Exercise directions ▸ Each entry in the material below should be copied without any alteration.
■ ■ ■ ■
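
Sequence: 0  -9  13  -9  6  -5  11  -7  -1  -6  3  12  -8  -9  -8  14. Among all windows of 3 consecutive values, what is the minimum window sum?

Each size-3 window and its sum:
(0, -9, 13) → sum 4
(-9, 13, -9) → sum -5
(13, -9, 6) → sum 10
(-9, 6, -5) → sum -8
(6, -5, 11) → sum 12
(-5, 11, -7) → sum -1
(11, -7, -1) → sum 3
(-7, -1, -6) → sum -14
(-1, -6, 3) → sum -4
(-6, 3, 12) → sum 9
(3, 12, -8) → sum 7
(12, -8, -9) → sum -5
(-8, -9, -8) → sum -25
(-9, -8, 14) → sum -3
Minimum of these is -25.

-25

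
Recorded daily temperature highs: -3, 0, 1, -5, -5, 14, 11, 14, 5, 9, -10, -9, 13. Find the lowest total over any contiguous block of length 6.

(-3, 0, 1, -5, -5, 14) → sum 2
(0, 1, -5, -5, 14, 11) → sum 16
(1, -5, -5, 14, 11, 14) → sum 30
(-5, -5, 14, 11, 14, 5) → sum 34
(-5, 14, 11, 14, 5, 9) → sum 48
(14, 11, 14, 5, 9, -10) → sum 43
(11, 14, 5, 9, -10, -9) → sum 20
(14, 5, 9, -10, -9, 13) → sum 22
Lowest of these is 2.

2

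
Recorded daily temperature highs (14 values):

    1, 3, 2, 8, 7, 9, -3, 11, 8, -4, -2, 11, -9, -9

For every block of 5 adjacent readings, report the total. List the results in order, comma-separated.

21, 29, 23, 32, 32, 21, 10, 24, 4, -13

Sliding a size-5 window across the 14 values:
(1, 3, 2, 8, 7) → sum 21
(3, 2, 8, 7, 9) → sum 29
(2, 8, 7, 9, -3) → sum 23
(8, 7, 9, -3, 11) → sum 32
(7, 9, -3, 11, 8) → sum 32
(9, -3, 11, 8, -4) → sum 21
(-3, 11, 8, -4, -2) → sum 10
(11, 8, -4, -2, 11) → sum 24
(8, -4, -2, 11, -9) → sum 4
(-4, -2, 11, -9, -9) → sum -13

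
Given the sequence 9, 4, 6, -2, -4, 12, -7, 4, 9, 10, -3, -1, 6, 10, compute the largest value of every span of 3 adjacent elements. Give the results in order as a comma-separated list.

9, 6, 6, 12, 12, 12, 9, 10, 10, 10, 6, 10

(9, 4, 6) → max 9
(4, 6, -2) → max 6
(6, -2, -4) → max 6
(-2, -4, 12) → max 12
(-4, 12, -7) → max 12
(12, -7, 4) → max 12
(-7, 4, 9) → max 9
(4, 9, 10) → max 10
(9, 10, -3) → max 10
(10, -3, -1) → max 10
(-3, -1, 6) → max 6
(-1, 6, 10) → max 10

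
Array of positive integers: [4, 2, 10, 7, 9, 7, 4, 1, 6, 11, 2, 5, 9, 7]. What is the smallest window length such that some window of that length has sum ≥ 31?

4

add 4: running sum 4 < 31
add 2: running sum 6 < 31
add 10: running sum 16 < 31
add 7: running sum 23 < 31
end 4: [4, 2, 10, 7, 9] sum 32, len 5
end 5: [10, 7, 9, 7] sum 33, len 4
end 6: [10, 7, 9, 7, 4] sum 37, len 5
end 7: [10, 7, 9, 7, 4, 1] sum 38, len 6
end 8: [7, 9, 7, 4, 1, 6] sum 34, len 6
end 9: [9, 7, 4, 1, 6, 11] sum 38, len 6
end 10: [7, 4, 1, 6, 11, 2] sum 31, len 6
end 11: [7, 4, 1, 6, 11, 2, 5] sum 36, len 7
end 12: [6, 11, 2, 5, 9] sum 33, len 5
end 13: [11, 2, 5, 9, 7] sum 34, len 5
Shortest qualifying length: 4.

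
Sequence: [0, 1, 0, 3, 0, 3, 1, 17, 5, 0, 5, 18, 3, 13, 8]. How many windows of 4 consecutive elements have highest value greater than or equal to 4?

0 1 0 3 → max 3
1 0 3 0 → max 3
0 3 0 3 → max 3
3 0 3 1 → max 3
0 3 1 17 → max 17  ≥ 4 ✓
3 1 17 5 → max 17  ≥ 4 ✓
1 17 5 0 → max 17  ≥ 4 ✓
17 5 0 5 → max 17  ≥ 4 ✓
5 0 5 18 → max 18  ≥ 4 ✓
0 5 18 3 → max 18  ≥ 4 ✓
5 18 3 13 → max 18  ≥ 4 ✓
18 3 13 8 → max 18  ≥ 4 ✓
8 windows satisfy the condition.

8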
■ ■ ■ ■
Response for this exercise ▸
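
Sequence: 0  -9  13  -9  6  -5  11  -7  -1  -6  3  12  -8  -9  -8  14. Among all windows of 3 consecutive values, what is the minimum window sum?

Each size-3 window and its sum:
(0, -9, 13) → sum 4
(-9, 13, -9) → sum -5
(13, -9, 6) → sum 10
(-9, 6, -5) → sum -8
(6, -5, 11) → sum 12
(-5, 11, -7) → sum -1
(11, -7, -1) → sum 3
(-7, -1, -6) → sum -14
(-1, -6, 3) → sum -4
(-6, 3, 12) → sum 9
(3, 12, -8) → sum 7
(12, -8, -9) → sum -5
(-8, -9, -8) → sum -25
(-9, -8, 14) → sum -3
Minimum of these is -25.

-25

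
Recorded daily temperature highs: -3, 0, 1, -5, -5, 14, 11, 14, 5, 9, -10, -9, 13. Find the lowest total over any contiguous block of length 6.

(-3, 0, 1, -5, -5, 14) → sum 2
(0, 1, -5, -5, 14, 11) → sum 16
(1, -5, -5, 14, 11, 14) → sum 30
(-5, -5, 14, 11, 14, 5) → sum 34
(-5, 14, 11, 14, 5, 9) → sum 48
(14, 11, 14, 5, 9, -10) → sum 43
(11, 14, 5, 9, -10, -9) → sum 20
(14, 5, 9, -10, -9, 13) → sum 22
Lowest of these is 2.

2

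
Recorded daily temperature highs (14 values):

    1, 3, 2, 8, 7, 9, -3, 11, 8, -4, -2, 11, -9, -9

For every block of 5 adjacent readings, report the total. List the results in order, comma-separated.

21, 29, 23, 32, 32, 21, 10, 24, 4, -13

Sliding a size-5 window across the 14 values:
(1, 3, 2, 8, 7) → sum 21
(3, 2, 8, 7, 9) → sum 29
(2, 8, 7, 9, -3) → sum 23
(8, 7, 9, -3, 11) → sum 32
(7, 9, -3, 11, 8) → sum 32
(9, -3, 11, 8, -4) → sum 21
(-3, 11, 8, -4, -2) → sum 10
(11, 8, -4, -2, 11) → sum 24
(8, -4, -2, 11, -9) → sum 4
(-4, -2, 11, -9, -9) → sum -13

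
Given the sequence 9, 4, 6, -2, -4, 12, -7, 4, 9, 10, -3, -1, 6, 10, compute the largest value of every span of 3 adjacent elements. Give the results in order as a comma-separated list.

9, 6, 6, 12, 12, 12, 9, 10, 10, 10, 6, 10

(9, 4, 6) → max 9
(4, 6, -2) → max 6
(6, -2, -4) → max 6
(-2, -4, 12) → max 12
(-4, 12, -7) → max 12
(12, -7, 4) → max 12
(-7, 4, 9) → max 9
(4, 9, 10) → max 10
(9, 10, -3) → max 10
(10, -3, -1) → max 10
(-3, -1, 6) → max 6
(-1, 6, 10) → max 10

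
Array of positive integers: [4, 2, 10, 7, 9, 7, 4, 1, 6, 11, 2, 5, 9, 7]. What is the smallest window length such that some window of that length has sum ≥ 31?

4

add 4: running sum 4 < 31
add 2: running sum 6 < 31
add 10: running sum 16 < 31
add 7: running sum 23 < 31
end 4: [4, 2, 10, 7, 9] sum 32, len 5
end 5: [10, 7, 9, 7] sum 33, len 4
end 6: [10, 7, 9, 7, 4] sum 37, len 5
end 7: [10, 7, 9, 7, 4, 1] sum 38, len 6
end 8: [7, 9, 7, 4, 1, 6] sum 34, len 6
end 9: [9, 7, 4, 1, 6, 11] sum 38, len 6
end 10: [7, 4, 1, 6, 11, 2] sum 31, len 6
end 11: [7, 4, 1, 6, 11, 2, 5] sum 36, len 7
end 12: [6, 11, 2, 5, 9] sum 33, len 5
end 13: [11, 2, 5, 9, 7] sum 34, len 5
Shortest qualifying length: 4.

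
Sequence: [0, 1, 0, 3, 0, 3, 1, 17, 5, 0, 5, 18, 3, 13, 8]. How many windows of 4 consecutive elements have highest value greater than or equal to 4?

0 1 0 3 → max 3
1 0 3 0 → max 3
0 3 0 3 → max 3
3 0 3 1 → max 3
0 3 1 17 → max 17  ≥ 4 ✓
3 1 17 5 → max 17  ≥ 4 ✓
1 17 5 0 → max 17  ≥ 4 ✓
17 5 0 5 → max 17  ≥ 4 ✓
5 0 5 18 → max 18  ≥ 4 ✓
0 5 18 3 → max 18  ≥ 4 ✓
5 18 3 13 → max 18  ≥ 4 ✓
18 3 13 8 → max 18  ≥ 4 ✓
8 windows satisfy the condition.

8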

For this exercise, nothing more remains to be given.